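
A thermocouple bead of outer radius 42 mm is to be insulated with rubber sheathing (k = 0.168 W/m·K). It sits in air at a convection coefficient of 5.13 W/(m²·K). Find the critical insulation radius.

For a sphere r_cr = 2k/h = 2×0.168/5.13
r_cr = 65.5 mm; since the bare radius (42 mm) is below r_cr, adding a thin layer of insulation will *increase* heat loss.

r_cr ≈ 65.5 mm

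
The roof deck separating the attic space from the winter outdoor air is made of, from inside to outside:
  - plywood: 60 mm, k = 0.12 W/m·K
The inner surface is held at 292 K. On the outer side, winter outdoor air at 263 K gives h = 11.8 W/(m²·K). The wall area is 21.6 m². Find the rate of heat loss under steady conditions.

Q ≈ 1070 W

Using the resistance-network approach (series):
R_plywood = L/(kA) = 0.06/(0.12×21.6) = 0.02315 K/W
R_outer film = 1/(h_o·A) = 1/(11.8×21.6) = 0.003923 K/W
R_total = 0.02707 K/W
Q = ΔT / R_total = 29 / 0.02707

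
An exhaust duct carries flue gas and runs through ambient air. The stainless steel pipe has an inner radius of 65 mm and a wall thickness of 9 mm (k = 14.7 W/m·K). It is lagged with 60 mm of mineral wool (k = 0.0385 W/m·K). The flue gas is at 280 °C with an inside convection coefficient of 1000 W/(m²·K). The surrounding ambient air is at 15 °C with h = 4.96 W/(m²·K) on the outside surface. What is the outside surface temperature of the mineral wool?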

================================

Lines in the listing above that contain the word "inside" must be copied; leave out the rest.

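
The roof deck separating the attic space from the winter outdoor air is made of, from inside to outside:
An exhaust duct carries flue gas and runs through ambient air. The stainless steel pipe has an inner radius of 65 mm and a wall thickness of 9 mm (k = 14.7 W/m·K). It is lagged with 60 mm of mineral wool (k = 0.0385 W/m·K). The flue gas is at 280 °C with an inside convection coefficient of 1000 W/(m²·K). The surrounding ambient air is at 15 °C with h = 4.96 W/(m²·K) on the outside surface. What is the outside surface temperature of the mineral wool?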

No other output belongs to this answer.